(Task material Opens)

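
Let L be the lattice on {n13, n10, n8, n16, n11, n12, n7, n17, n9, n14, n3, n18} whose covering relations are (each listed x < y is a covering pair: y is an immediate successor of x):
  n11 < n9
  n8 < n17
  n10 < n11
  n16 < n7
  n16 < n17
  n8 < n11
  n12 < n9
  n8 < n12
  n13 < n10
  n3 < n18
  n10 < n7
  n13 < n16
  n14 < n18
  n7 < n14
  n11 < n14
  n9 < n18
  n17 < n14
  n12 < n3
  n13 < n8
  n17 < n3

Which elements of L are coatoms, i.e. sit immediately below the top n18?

n14, n3, n9

The coatoms are exactly the elements covered by n18: n14, n3, n9.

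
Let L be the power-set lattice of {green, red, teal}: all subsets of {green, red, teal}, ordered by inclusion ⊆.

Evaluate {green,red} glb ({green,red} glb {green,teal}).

{green,red} ∧ {green,teal} = {green}
{green,red} ∧ {green} = {green}

{green}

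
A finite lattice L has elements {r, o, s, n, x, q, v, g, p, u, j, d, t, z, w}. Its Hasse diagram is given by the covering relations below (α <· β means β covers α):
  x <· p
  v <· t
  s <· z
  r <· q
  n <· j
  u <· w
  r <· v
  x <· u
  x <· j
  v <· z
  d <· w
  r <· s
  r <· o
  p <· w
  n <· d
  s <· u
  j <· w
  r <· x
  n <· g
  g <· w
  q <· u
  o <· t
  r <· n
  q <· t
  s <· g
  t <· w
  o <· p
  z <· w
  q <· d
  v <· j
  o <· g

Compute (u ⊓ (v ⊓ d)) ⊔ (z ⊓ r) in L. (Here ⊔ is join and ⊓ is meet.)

r

v ∧ d = r
u ∧ r = r
z ∧ r = r
r ∨ r = r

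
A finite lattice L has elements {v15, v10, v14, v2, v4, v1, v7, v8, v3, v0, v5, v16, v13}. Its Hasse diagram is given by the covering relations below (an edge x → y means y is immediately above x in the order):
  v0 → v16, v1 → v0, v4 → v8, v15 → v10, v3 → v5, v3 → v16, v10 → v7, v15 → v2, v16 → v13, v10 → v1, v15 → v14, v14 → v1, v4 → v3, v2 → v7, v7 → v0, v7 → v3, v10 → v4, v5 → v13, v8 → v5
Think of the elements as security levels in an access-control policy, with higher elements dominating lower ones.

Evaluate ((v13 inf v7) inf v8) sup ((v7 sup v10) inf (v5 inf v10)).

v13 ∧ v7 = v7
v7 ∧ v8 = v10
v7 ∨ v10 = v7
v5 ∧ v10 = v10
v7 ∧ v10 = v10
v10 ∨ v10 = v10

v10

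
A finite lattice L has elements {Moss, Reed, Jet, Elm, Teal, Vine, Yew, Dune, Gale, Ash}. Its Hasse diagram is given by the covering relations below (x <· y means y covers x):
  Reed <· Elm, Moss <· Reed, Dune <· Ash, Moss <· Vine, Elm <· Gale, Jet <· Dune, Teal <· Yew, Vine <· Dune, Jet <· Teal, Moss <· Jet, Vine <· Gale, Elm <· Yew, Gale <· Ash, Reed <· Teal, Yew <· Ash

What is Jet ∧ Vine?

Moss

Common lower bounds of {Jet, Vine}: Moss.
The greatest among these is Moss.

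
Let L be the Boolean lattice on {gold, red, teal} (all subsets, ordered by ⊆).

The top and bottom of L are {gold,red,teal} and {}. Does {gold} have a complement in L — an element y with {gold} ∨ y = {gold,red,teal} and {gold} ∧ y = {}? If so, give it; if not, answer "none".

Need y with {gold} ∨ y = {gold,red,teal} and {gold} ∧ y = {}.
Checking each element gives: {red,teal}.

{red,teal}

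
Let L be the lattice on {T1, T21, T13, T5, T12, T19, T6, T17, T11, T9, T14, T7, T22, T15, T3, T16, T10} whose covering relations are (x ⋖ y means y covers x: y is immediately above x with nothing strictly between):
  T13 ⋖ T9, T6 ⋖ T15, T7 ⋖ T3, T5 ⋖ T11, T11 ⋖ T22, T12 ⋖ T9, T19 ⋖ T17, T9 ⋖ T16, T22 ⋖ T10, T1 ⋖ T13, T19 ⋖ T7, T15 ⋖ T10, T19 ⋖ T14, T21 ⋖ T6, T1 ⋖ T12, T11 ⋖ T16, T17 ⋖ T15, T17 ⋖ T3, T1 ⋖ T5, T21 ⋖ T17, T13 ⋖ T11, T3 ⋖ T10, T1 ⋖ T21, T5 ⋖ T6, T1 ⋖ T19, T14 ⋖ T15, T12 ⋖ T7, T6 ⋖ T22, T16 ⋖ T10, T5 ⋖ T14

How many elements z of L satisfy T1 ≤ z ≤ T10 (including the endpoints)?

17

The interval [T1, T10] = {T1, T10, T11, T12, T13, T14, T15, T16, T17, T19, T21, T22, T3, T5, T6, T7, T9}, which has 17 elements.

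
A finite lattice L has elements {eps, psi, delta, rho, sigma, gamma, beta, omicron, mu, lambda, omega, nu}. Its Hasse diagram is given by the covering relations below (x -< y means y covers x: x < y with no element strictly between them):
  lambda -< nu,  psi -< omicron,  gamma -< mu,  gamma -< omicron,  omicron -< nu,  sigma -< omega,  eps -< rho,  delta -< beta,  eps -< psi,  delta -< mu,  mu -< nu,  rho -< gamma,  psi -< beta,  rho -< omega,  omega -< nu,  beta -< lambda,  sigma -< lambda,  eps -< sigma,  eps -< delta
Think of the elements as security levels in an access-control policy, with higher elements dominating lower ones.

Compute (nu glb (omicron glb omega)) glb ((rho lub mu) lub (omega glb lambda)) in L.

omicron ∧ omega = rho
nu ∧ rho = rho
rho ∨ mu = mu
omega ∧ lambda = sigma
mu ∨ sigma = nu
rho ∧ nu = rho

rho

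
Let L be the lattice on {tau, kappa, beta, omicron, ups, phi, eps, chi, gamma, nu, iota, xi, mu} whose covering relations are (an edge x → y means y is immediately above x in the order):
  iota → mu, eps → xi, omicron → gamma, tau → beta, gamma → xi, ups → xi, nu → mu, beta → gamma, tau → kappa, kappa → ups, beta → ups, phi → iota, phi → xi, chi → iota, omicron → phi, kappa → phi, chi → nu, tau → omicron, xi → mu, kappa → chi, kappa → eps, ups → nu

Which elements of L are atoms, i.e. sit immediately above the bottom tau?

beta, kappa, omicron

The atoms are exactly the elements that cover tau: beta, kappa, omicron.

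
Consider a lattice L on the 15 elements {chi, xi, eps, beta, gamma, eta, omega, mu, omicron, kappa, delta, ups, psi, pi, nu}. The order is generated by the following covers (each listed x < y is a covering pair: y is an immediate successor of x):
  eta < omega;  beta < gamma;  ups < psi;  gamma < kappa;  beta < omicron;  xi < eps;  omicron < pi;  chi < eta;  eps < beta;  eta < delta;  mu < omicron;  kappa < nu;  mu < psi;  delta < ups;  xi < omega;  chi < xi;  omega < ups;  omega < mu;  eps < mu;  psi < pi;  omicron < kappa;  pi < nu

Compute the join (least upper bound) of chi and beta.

Common upper bounds of {chi, beta}: beta, gamma, kappa, nu, omicron, pi.
The least among these is beta.

beta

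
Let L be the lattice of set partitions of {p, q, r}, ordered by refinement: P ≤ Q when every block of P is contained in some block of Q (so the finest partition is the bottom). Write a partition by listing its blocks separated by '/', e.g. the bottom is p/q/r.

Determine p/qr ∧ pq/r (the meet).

p/q/r

The meet (common refinement) of p/qr and pq/r intersects blocks pairwise, giving p/q/r.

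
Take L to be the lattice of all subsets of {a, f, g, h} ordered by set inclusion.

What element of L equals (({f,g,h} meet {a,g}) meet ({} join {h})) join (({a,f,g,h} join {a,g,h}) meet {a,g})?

{a,g}

{f,g,h} ∧ {a,g} = {g}
{} ∨ {h} = {h}
{g} ∧ {h} = {}
{a,f,g,h} ∨ {a,g,h} = {a,f,g,h}
{a,f,g,h} ∧ {a,g} = {a,g}
{} ∨ {a,g} = {a,g}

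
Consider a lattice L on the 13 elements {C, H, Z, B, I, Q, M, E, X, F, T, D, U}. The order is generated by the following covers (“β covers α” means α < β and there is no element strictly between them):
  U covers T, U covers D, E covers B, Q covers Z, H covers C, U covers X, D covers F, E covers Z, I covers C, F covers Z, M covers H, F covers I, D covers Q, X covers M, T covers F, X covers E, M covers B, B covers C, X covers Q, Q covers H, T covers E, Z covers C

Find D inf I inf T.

Common lower bounds of {D, I, T}: C, I.
The greatest among these is I.

I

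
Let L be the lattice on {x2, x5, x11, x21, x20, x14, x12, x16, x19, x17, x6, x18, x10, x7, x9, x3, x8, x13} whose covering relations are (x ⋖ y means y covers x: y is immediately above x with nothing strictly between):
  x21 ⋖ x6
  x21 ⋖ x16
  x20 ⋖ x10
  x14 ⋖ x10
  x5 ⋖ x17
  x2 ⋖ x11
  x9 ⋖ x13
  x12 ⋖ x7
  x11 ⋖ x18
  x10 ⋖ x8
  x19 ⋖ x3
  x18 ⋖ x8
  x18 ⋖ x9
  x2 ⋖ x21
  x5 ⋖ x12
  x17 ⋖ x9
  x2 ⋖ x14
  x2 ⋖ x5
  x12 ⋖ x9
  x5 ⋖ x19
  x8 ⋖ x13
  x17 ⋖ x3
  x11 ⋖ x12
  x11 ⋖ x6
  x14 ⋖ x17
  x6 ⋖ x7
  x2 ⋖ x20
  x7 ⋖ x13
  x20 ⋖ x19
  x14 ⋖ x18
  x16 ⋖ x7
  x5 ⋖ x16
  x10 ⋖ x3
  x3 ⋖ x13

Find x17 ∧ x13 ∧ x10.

x14

Common lower bounds of {x17, x13, x10}: x14, x2.
The greatest among these is x14.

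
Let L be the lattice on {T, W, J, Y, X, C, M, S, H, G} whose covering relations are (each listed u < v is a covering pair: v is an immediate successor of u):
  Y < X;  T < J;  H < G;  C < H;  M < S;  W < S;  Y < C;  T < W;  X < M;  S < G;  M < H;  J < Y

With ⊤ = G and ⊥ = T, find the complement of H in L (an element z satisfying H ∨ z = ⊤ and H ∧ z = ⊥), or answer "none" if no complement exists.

W

Need z with H ∨ z = G and H ∧ z = T.
Checking each element gives: W.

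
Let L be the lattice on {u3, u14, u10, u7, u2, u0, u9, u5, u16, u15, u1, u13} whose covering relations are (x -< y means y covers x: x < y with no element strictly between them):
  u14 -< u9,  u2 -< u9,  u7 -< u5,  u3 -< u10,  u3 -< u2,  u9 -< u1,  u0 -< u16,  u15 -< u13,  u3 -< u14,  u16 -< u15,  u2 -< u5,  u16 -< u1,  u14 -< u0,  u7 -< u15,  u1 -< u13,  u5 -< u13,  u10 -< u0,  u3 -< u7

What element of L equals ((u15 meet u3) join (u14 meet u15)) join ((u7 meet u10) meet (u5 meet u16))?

u15 ∧ u3 = u3
u14 ∧ u15 = u14
u3 ∨ u14 = u14
u7 ∧ u10 = u3
u5 ∧ u16 = u3
u3 ∧ u3 = u3
u14 ∨ u3 = u14

u14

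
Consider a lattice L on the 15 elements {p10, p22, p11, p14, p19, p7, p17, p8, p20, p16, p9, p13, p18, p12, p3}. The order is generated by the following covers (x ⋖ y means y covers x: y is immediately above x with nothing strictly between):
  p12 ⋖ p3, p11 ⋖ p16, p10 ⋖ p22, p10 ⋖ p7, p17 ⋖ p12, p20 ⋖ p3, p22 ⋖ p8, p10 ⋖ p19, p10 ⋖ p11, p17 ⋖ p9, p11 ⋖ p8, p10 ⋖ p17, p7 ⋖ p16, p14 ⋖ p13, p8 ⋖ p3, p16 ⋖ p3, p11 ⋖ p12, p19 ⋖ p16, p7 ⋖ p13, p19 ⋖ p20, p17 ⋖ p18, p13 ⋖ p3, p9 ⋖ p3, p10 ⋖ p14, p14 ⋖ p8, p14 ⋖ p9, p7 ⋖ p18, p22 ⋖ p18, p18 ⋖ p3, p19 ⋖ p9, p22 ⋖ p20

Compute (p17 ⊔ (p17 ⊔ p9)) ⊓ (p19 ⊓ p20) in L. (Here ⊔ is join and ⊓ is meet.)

p19

p17 ∨ p9 = p9
p17 ∨ p9 = p9
p19 ∧ p20 = p19
p9 ∧ p19 = p19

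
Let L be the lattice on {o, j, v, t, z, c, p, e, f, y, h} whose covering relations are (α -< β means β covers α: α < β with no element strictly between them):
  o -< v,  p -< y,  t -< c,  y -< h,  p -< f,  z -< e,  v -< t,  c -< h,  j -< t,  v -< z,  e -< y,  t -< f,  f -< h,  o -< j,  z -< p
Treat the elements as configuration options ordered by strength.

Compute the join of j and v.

Common upper bounds of {j, v}: c, f, h, t.
The least among these is t.

t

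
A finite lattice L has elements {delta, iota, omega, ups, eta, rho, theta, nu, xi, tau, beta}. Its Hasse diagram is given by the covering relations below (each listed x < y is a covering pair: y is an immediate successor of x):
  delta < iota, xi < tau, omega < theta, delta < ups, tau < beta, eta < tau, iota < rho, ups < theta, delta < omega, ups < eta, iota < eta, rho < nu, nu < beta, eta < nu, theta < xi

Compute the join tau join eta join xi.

Common upper bounds of {tau, eta, xi}: beta, tau.
The least among these is tau.

tau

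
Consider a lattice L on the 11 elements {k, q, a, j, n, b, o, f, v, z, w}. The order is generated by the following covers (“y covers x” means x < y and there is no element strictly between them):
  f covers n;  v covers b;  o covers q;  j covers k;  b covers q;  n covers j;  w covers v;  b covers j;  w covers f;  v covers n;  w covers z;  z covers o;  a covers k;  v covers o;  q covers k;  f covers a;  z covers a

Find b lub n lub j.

Common upper bounds of {b, n, j}: v, w.
The least among these is v.

v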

(Task material Closes)

Task instructions:
Figure out how many lines of the listing above include "Consider"; the answer is that number alone.

Expected answer:
4